* [Aim of the exercise]:
Reproduce the entries below exactly, but only from the line containing "Answer: -5/11 ≈ -0.45455" to the line containing "Answer: 90258829372/31769664451 ≈ 2.8410", inclusive.

-------

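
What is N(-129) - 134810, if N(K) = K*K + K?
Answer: -118298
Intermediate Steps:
N(K) = K + K² (N(K) = K² + K = K + K²)
N(-129) - 134810 = -129*(1 - 129) - 134810 = -129*(-128) - 134810 = 16512 - 134810 = -118298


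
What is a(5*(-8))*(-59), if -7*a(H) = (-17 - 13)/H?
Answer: 177/28 ≈ 6.3214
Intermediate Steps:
a(H) = 30/(7*H) (a(H) = -(-17 - 13)/(7*H) = -(-30)/(7*H) = 30/(7*H))
a(5*(-8))*(-59) = (30/(7*((5*(-8)))))*(-59) = ((30/7)/(-40))*(-59) = ((30/7)*(-1/40))*(-59) = -3/28*(-59) = 177/28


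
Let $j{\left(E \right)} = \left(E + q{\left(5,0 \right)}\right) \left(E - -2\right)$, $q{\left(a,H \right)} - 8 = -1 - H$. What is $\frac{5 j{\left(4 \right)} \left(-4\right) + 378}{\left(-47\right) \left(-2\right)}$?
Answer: $- \frac{471}{47} \approx -10.021$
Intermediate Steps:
$q{\left(a,H \right)} = 7 - H$ ($q{\left(a,H \right)} = 8 - \left(1 + H\right) = 7 - H$)
$j{\left(E \right)} = \left(2 + E\right) \left(7 + E\right)$ ($j{\left(E \right)} = \left(E + \left(7 - 0\right)\right) \left(E - -2\right) = \left(E + \left(7 + 0\right)\right) \left(E + \left(-2 + 4\right)\right) = \left(E + 7\right) \left(E + 2\right) = \left(7 + E\right) \left(2 + E\right) = \left(2 + E\right) \left(7 + E\right)$)
$\frac{5 j{\left(4 \right)} \left(-4\right) + 378}{\left(-47\right) \left(-2\right)} = \frac{5 \left(14 + 4^{2} + 9 \cdot 4\right) \left(-4\right) + 378}{\left(-47\right) \left(-2\right)} = \frac{5 \left(14 + 16 + 36\right) \left(-4\right) + 378}{94} = \left(5 \cdot 66 \left(-4\right) + 378\right) \frac{1}{94} = \left(330 \left(-4\right) + 378\right) \frac{1}{94} = \left(-1320 + 378\right) \frac{1}{94} = \left(-942\right) \frac{1}{94} = - \frac{471}{47}$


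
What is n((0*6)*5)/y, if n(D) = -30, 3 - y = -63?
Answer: -5/11 ≈ -0.45455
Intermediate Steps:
y = 66 (y = 3 - 1*(-63) = 3 + 63 = 66)
n((0*6)*5)/y = -30/66 = -30*1/66 = -5/11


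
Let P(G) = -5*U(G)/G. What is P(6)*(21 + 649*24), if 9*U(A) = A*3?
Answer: -25995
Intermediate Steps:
U(A) = A/3 (U(A) = (A*3)/9 = (3*A)/9 = A/3)
P(G) = -5/3 (P(G) = -5*G/3/G = -5*⅓ = -5/3)
P(6)*(21 + 649*24) = -5*(21 + 649*24)/3 = -5*(21 + 15576)/3 = -5/3*15597 = -25995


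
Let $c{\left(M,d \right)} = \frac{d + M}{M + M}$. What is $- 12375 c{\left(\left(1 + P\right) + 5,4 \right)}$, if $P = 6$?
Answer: $-8250$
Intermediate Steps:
$c{\left(M,d \right)} = \frac{M + d}{2 M}$
$- 12375 c{\left(\left(1 + P\right) + 5,4 \right)} = - 12375 \frac{\left(\left(1 + 6\right) + 5\right) + 4}{2 \left(\left(1 + 6\right) + 5\right)} = - 12375 \frac{\left(7 + 5\right) + 4}{2 \left(7 + 5\right)} = - 12375 \frac{12 + 4}{2 \cdot 12} = - 12375 \cdot \frac{1}{2} \cdot \frac{1}{12} \cdot 16 = \left(-12375\right) \frac{2}{3} = -8250$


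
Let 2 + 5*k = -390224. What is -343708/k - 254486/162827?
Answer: 90258829372/31769664451 ≈ 2.8410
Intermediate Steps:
k = -390226/5 (k = -⅖ + (⅕)*(-390224) = -⅖ - 390224/5 = -390226/5 ≈ -78045.)
-343708/k - 254486/162827 = -343708/(-390226/5) - 254486/162827 = -343708*(-5/390226) - 254486*1/162827 = 859270/195113 - 254486/162827 = 90258829372/31769664451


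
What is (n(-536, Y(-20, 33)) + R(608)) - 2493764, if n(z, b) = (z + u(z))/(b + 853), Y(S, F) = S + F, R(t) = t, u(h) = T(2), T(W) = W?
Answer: -1079536815/433 ≈ -2.4932e+6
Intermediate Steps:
u(h) = 2
Y(S, F) = F + S
n(z, b) = (2 + z)/(853 + b) (n(z, b) = (z + 2)/(b + 853) = (2 + z)/(853 + b))
(n(-536, Y(-20, 33)) + R(608)) - 2493764 = ((2 - 536)/(853 + (33 - 20)) + 608) - 2493764 = (-534/(853 + 13) + 608) - 2493764 = (-534/866 + 608) - 2493764 = ((1/866)*(-534) + 608) - 2493764 = (-267/433 + 608) - 2493764 = 262997/433 - 2493764 = -1079536815/433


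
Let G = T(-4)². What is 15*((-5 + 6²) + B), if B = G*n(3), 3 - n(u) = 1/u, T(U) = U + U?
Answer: 3025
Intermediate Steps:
T(U) = 2*U
n(u) = 3 - 1/u
G = 64 (G = (2*(-4))² = (-8)² = 64)
B = 512/3 (B = 64*(3 - 1/3) = 64*(3 - 1*⅓) = 64*(3 - ⅓) = 64*(8/3) = 512/3 ≈ 170.67)
15*((-5 + 6²) + B) = 15*((-5 + 6²) + 512/3) = 15*((-5 + 36) + 512/3) = 15*(31 + 512/3) = 15*(605/3) = 3025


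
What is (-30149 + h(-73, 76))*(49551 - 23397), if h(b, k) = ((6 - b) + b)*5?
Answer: -787732326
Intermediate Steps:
h(b, k) = 30 (h(b, k) = 6*5 = 30)
(-30149 + h(-73, 76))*(49551 - 23397) = (-30149 + 30)*(49551 - 23397) = -30119*26154 = -787732326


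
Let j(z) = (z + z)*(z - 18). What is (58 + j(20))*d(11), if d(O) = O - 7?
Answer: 552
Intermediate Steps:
j(z) = 2*z*(-18 + z) (j(z) = (2*z)*(-18 + z) = 2*z*(-18 + z))
d(O) = -7 + O
(58 + j(20))*d(11) = (58 + 2*20*(-18 + 20))*(-7 + 11) = (58 + 2*20*2)*4 = (58 + 80)*4 = 138*4 = 552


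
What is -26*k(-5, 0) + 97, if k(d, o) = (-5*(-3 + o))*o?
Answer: 97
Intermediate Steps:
k(d, o) = o*(15 - 5*o) (k(d, o) = (15 - 5*o)*o = o*(15 - 5*o))
-26*k(-5, 0) + 97 = -130*0*(3 - 1*0) + 97 = -130*0*(3 + 0) + 97 = -130*0*3 + 97 = -26*0 + 97 = 0 + 97 = 97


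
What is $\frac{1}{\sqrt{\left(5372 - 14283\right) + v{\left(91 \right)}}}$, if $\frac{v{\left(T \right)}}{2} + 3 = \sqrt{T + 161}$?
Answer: $- \frac{i}{\sqrt{8917 - 12 \sqrt{7}}} \approx - 0.010609 i$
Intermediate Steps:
$v{\left(T \right)} = -6 + 2 \sqrt{161 + T}$ ($v{\left(T \right)} = -6 + 2 \sqrt{T + 161} = -6 + 2 \sqrt{161 + T}$)
$\frac{1}{\sqrt{\left(5372 - 14283\right) + v{\left(91 \right)}}} = \frac{1}{\sqrt{\left(5372 - 14283\right) - \left(6 - 2 \sqrt{161 + 91}\right)}} = \frac{1}{\sqrt{\left(5372 - 14283\right) - \left(6 - 2 \sqrt{252}\right)}} = \frac{1}{\sqrt{-8911 - \left(6 - 2 \cdot 6 \sqrt{7}\right)}} = \frac{1}{\sqrt{-8911 - \left(6 - 12 \sqrt{7}\right)}} = \frac{1}{\sqrt{-8917 + 12 \sqrt{7}}}$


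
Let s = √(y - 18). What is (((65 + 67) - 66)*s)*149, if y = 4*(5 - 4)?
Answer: 9834*I*√14 ≈ 36795.0*I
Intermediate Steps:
y = 4 (y = 4*1 = 4)
s = I*√14 (s = √(4 - 18) = √(-14) = I*√14 ≈ 3.7417*I)
(((65 + 67) - 66)*s)*149 = (((65 + 67) - 66)*(I*√14))*149 = ((132 - 66)*(I*√14))*149 = (66*(I*√14))*149 = (66*I*√14)*149 = 9834*I*√14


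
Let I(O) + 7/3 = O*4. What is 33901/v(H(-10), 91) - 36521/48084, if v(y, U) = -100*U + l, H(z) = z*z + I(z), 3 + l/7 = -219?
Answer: -144227887/36591924 ≈ -3.9415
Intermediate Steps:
l = -1554 (l = -21 + 7*(-219) = -21 - 1533 = -1554)
I(O) = -7/3 + 4*O (I(O) = -7/3 + O*4 = -7/3 + 4*O)
H(z) = -7/3 + z² + 4*z (H(z) = z*z + (-7/3 + 4*z) = z² + (-7/3 + 4*z) = -7/3 + z² + 4*z)
v(y, U) = -1554 - 100*U (v(y, U) = -100*U - 1554 = -1554 - 100*U)
33901/v(H(-10), 91) - 36521/48084 = 33901/(-1554 - 100*91) - 36521/48084 = 33901/(-1554 - 9100) - 36521*1/48084 = 33901/(-10654) - 36521/48084 = 33901*(-1/10654) - 36521/48084 = -4843/1522 - 36521/48084 = -144227887/36591924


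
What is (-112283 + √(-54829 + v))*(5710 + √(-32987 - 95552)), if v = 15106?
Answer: -(5710 + I*√128539)*(112283 - I*√39723) ≈ -6.4121e+8 - 3.9118e+7*I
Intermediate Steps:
(-112283 + √(-54829 + v))*(5710 + √(-32987 - 95552)) = (-112283 + √(-54829 + 15106))*(5710 + √(-32987 - 95552)) = (-112283 + √(-39723))*(5710 + √(-128539)) = (-112283 + I*√39723)*(5710 + I*√128539)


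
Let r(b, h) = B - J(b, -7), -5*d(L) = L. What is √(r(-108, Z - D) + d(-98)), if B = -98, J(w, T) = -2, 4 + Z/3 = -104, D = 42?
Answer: I*√1910/5 ≈ 8.7407*I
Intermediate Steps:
Z = -324 (Z = -12 + 3*(-104) = -12 - 312 = -324)
d(L) = -L/5
r(b, h) = -96 (r(b, h) = -98 - 1*(-2) = -98 + 2 = -96)
√(r(-108, Z - D) + d(-98)) = √(-96 - ⅕*(-98)) = √(-96 + 98/5) = √(-382/5) = I*√1910/5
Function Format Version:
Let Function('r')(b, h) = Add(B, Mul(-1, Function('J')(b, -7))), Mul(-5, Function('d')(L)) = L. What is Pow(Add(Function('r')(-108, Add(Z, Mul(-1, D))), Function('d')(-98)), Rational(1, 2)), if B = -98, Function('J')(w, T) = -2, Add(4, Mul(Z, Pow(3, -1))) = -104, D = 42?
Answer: Mul(Rational(1, 5), I, Pow(1910, Rational(1, 2))) ≈ Mul(8.7407, I)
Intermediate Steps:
Z = -324 (Z = Add(-12, Mul(3, -104)) = Add(-12, -312) = -324)
Function('d')(L) = Mul(Rational(-1, 5), L)
Function('r')(b, h) = -96 (Function('r')(b, h) = Add(-98, Mul(-1, -2)) = Add(-98, 2) = -96)
Pow(Add(Function('r')(-108, Add(Z, Mul(-1, D))), Function('d')(-98)), Rational(1, 2)) = Pow(Add(-96, Mul(Rational(-1, 5), -98)), Rational(1, 2)) = Pow(Add(-96, Rational(98, 5)), Rational(1, 2)) = Pow(Rational(-382, 5), Rational(1, 2)) = Mul(Rational(1, 5), I, Pow(1910, Rational(1, 2)))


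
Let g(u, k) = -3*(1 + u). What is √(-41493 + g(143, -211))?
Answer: 5*I*√1677 ≈ 204.76*I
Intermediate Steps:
g(u, k) = -3 - 3*u
√(-41493 + g(143, -211)) = √(-41493 + (-3 - 3*143)) = √(-41493 + (-3 - 429)) = √(-41493 - 432) = √(-41925) = 5*I*√1677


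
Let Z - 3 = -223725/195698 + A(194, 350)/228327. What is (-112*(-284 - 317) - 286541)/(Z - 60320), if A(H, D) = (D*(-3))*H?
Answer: 3265279831767778/898414578469219 ≈ 3.6345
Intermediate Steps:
A(H, D) = -3*D*H (A(H, D) = (-3*D)*H = -3*D*H)
Z = 14367757021/14894379082 (Z = 3 + (-223725/195698 - 3*350*194/228327) = 3 + (-223725*1/195698 - 203700*1/228327) = 3 + (-223725/195698 - 67900/76109) = 3 - 30315380225/14894379082 = 14367757021/14894379082 ≈ 0.96464)
(-112*(-284 - 317) - 286541)/(Z - 60320) = (-112*(-284 - 317) - 286541)/(14367757021/14894379082 - 60320) = (-112*(-601) - 286541)/(-898414578469219/14894379082) = (67312 - 286541)*(-14894379082/898414578469219) = -219229*(-14894379082/898414578469219) = 3265279831767778/898414578469219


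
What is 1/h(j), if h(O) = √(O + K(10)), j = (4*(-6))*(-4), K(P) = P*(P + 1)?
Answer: √206/206 ≈ 0.069673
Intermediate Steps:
K(P) = P*(1 + P)
j = 96 (j = -24*(-4) = 96)
h(O) = √(110 + O) (h(O) = √(O + 10*(1 + 10)) = √(O + 10*11) = √(O + 110) = √(110 + O))
1/h(j) = 1/(√(110 + 96)) = 1/(√206) = √206/206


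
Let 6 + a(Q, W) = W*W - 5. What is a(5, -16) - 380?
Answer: -135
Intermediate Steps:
a(Q, W) = -11 + W**2 (a(Q, W) = -6 + (W*W - 5) = -6 + (W**2 - 5) = -6 + (-5 + W**2) = -11 + W**2)
a(5, -16) - 380 = (-11 + (-16)**2) - 380 = (-11 + 256) - 380 = 245 - 380 = -135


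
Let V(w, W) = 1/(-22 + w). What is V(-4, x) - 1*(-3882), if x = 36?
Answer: 100931/26 ≈ 3882.0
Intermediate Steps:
V(-4, x) - 1*(-3882) = 1/(-22 - 4) - 1*(-3882) = 1/(-26) + 3882 = -1/26 + 3882 = 100931/26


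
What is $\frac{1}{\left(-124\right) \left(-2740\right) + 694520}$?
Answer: $\frac{1}{1034280} \approx 9.6686 \cdot 10^{-7}$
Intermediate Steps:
$\frac{1}{\left(-124\right) \left(-2740\right) + 694520} = \frac{1}{339760 + 694520} = \frac{1}{1034280}$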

-------

* [Result for this task]:
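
Answer: -5/11 ≈ -0.45455
Intermediate Steps:
y = 66 (y = 3 - 1*(-63) = 3 + 63 = 66)
n((0*6)*5)/y = -30/66 = -30*1/66 = -5/11


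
Let P(G) = -5*U(G)/G. What is P(6)*(21 + 649*24), if 9*U(A) = A*3?
Answer: -25995
Intermediate Steps:
U(A) = A/3 (U(A) = (A*3)/9 = (3*A)/9 = A/3)
P(G) = -5/3 (P(G) = -5*G/3/G = -5*⅓ = -5/3)
P(6)*(21 + 649*24) = -5*(21 + 649*24)/3 = -5*(21 + 15576)/3 = -5/3*15597 = -25995


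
Let $c{\left(M,d \right)} = \frac{d + M}{M + M}$. What is $- 12375 c{\left(\left(1 + P\right) + 5,4 \right)}$, if $P = 6$?
Answer: $-8250$
Intermediate Steps:
$c{\left(M,d \right)} = \frac{M + d}{2 M}$
$- 12375 c{\left(\left(1 + P\right) + 5,4 \right)} = - 12375 \frac{\left(\left(1 + 6\right) + 5\right) + 4}{2 \left(\left(1 + 6\right) + 5\right)} = - 12375 \frac{\left(7 + 5\right) + 4}{2 \left(7 + 5\right)} = - 12375 \frac{12 + 4}{2 \cdot 12} = - 12375 \cdot \frac{1}{2} \cdot \frac{1}{12} \cdot 16 = \left(-12375\right) \frac{2}{3} = -8250$


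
Let 2 + 5*k = -390224. What is -343708/k - 254486/162827?
Answer: 90258829372/31769664451 ≈ 2.8410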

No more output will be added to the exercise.